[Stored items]
------------------------------
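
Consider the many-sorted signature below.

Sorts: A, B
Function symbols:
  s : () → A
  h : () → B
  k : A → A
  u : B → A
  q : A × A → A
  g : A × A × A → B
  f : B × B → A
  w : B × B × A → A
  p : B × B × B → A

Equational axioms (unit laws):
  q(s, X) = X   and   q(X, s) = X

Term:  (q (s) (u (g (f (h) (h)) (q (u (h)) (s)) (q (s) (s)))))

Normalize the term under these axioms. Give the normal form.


normal form = (u (g (f (h) (h)) (u (h)) (s)))

1. (q (s) (u (g (f (h) (h)) (q (u (h)) (s)) (q (s) (s)))))  →  (u (g (f (h) (h)) (q (u (h)) (s)) (q (s) (s))))
2. (u (g (f (h) (h)) (q (u (h)) (s)) (q (s) (s))))  →  (u (g (f (h) (h)) (u (h)) (q (s) (s))))
3. (u (g (f (h) (h)) (u (h)) (q (s) (s))))  →  (u (g (f (h) (h)) (u (h)) (s)))


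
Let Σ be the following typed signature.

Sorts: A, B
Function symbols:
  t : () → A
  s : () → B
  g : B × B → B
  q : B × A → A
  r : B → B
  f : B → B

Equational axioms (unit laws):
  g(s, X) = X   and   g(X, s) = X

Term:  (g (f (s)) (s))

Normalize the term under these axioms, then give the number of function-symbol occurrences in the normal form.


1. (g (f (s)) (s))  →  (f (s))
normal form: (f (s))

size = 2


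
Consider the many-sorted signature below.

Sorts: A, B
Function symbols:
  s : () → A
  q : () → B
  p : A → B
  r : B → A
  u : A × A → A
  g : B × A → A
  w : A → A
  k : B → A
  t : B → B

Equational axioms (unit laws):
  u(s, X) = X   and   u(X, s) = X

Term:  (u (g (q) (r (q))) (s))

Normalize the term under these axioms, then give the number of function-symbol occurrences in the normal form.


1. (u (g (q) (r (q))) (s))  →  (g (q) (r (q)))
normal form: (g (q) (r (q)))

size = 4


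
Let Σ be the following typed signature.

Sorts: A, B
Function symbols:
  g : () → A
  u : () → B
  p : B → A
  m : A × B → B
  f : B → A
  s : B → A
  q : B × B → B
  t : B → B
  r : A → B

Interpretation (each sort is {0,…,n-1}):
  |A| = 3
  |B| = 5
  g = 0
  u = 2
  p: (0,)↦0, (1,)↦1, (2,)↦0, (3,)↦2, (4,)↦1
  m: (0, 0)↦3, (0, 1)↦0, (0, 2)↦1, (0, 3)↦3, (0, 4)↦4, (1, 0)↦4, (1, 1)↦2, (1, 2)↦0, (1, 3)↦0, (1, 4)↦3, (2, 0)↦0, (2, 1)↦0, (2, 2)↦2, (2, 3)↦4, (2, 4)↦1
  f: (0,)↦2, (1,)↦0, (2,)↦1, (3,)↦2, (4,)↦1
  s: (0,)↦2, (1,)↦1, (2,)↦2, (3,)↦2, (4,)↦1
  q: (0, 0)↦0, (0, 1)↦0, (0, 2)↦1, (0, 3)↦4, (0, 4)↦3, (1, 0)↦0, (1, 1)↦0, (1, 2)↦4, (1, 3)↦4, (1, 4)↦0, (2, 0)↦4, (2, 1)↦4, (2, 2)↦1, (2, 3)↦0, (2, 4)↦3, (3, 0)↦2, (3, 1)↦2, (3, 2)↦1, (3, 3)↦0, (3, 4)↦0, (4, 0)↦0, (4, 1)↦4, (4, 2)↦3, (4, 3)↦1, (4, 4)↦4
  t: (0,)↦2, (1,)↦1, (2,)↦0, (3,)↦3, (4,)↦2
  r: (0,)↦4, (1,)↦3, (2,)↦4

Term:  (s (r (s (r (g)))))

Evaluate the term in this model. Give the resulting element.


value = 2

  g = 0
  (r (g)) = r(0,) = 4
  (s (r (g))) = s(4,) = 1
  (r (s (r (g)))) = r(1,) = 3
  (s (r (s (r (g))))) = s(3,) = 2


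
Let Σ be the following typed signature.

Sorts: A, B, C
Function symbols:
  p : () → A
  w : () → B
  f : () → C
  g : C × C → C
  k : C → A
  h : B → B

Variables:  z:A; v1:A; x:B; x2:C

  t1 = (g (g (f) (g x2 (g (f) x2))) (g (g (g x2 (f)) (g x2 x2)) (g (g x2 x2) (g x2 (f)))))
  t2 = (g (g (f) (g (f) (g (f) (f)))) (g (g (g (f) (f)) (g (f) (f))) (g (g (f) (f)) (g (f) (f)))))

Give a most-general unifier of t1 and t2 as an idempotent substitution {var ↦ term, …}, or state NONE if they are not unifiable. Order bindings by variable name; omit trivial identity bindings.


{x2 ↦ (f)}


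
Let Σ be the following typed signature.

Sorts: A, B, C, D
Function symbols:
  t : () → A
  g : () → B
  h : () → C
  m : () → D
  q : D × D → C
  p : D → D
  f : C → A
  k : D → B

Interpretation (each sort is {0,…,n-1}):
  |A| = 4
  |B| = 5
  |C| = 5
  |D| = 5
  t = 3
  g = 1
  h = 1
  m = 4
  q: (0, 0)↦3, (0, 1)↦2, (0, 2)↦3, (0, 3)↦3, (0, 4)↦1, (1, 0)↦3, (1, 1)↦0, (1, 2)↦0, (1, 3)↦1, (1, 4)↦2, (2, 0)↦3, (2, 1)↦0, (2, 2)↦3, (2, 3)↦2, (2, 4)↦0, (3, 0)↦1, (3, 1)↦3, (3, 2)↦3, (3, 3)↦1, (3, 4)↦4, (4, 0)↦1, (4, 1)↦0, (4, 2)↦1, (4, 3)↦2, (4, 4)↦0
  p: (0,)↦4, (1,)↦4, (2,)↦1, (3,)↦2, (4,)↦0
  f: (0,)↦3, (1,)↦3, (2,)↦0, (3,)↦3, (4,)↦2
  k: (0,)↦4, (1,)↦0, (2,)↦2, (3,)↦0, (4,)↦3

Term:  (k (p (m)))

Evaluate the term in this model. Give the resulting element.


value = 4

  m = 4
  (p (m)) = p(4,) = 0
  (k (p (m))) = k(0,) = 4


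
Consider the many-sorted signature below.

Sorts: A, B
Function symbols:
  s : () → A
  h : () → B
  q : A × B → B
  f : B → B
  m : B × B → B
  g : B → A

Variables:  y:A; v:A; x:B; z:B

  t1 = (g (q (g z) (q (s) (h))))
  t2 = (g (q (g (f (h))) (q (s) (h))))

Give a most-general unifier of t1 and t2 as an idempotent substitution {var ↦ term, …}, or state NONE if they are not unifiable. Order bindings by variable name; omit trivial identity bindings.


{z ↦ (f (h))}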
------------------------------
**Task**
The reply is to be one number, the count of lines in the records above that contain "Variables".

**Expected answer**
2